__AIM OF THE TASK__.
The exercise asks for every line of the data to be reproduced exactly.

*** MATERIAL PROVIDED Section Begins ***

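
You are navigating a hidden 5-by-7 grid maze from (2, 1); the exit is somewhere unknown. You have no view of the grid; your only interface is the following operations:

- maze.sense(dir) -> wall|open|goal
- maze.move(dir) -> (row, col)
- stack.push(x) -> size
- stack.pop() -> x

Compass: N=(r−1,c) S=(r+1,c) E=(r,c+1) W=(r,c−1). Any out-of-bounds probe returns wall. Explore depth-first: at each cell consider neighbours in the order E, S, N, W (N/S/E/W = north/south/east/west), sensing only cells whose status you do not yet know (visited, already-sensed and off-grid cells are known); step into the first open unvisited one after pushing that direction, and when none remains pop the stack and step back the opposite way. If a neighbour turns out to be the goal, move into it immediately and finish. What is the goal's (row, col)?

I invoke maze.sense(dir→east), which returns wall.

I invoke maze.sense(dir→south), and observe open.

I invoke stack.push(x→south), and get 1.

I call maze.move(dir→south), giving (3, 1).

Now I run maze.sense(dir→east), : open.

I use stack.push(x→east), and observe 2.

I call maze.move(dir→east), and observe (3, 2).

Calling maze.sense(dir→east), — result: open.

I invoke stack.push(x→east), — result: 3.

Using maze.move(dir→east), : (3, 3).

I use maze.sense(dir→east), which returns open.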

*** MATERIAL PROVIDED Section Ends ***

__THE ANSWER__.
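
You are navigating a hidden 5-by-7 grid maze from (2, 1); the exit is somewhere unknown. You have no view of the grid; your only interface is the following operations:

- maze.sense(dir) -> wall|open|goal
- maze.move(dir) -> (row, col)
- stack.push(x) -> size
- stack.pop() -> x

Compass: N=(r−1,c) S=(r+1,c) E=(r,c+1) W=(r,c−1). Any out-of-bounds probe returns wall. Explore depth-first: at each cell consider neighbours in the order E, S, N, W (N/S/E/W = north/south/east/west), sensing only cells whose status you do not yet know (visited, already-sensed and off-grid cells are known); step into the first open unvisited one after pushing that direction, and when none remains pop the stack and step back the opposite way. If a neighbour turns out to be the goal, move into it immediately and finish. What is the goal's (row, col)?

I invoke maze.sense(dir→east), which returns wall.

I invoke maze.sense(dir→south), and observe open.

I invoke stack.push(x→south), and get 1.

I call maze.move(dir→south), giving (3, 1).

Now I run maze.sense(dir→east), : open.

I use stack.push(x→east), and observe 2.

I call maze.move(dir→east), and observe (3, 2).

Calling maze.sense(dir→east), — result: open.

I invoke stack.push(x→east), — result: 3.

Using maze.move(dir→east), : (3, 3).

I use maze.sense(dir→east), which returns open.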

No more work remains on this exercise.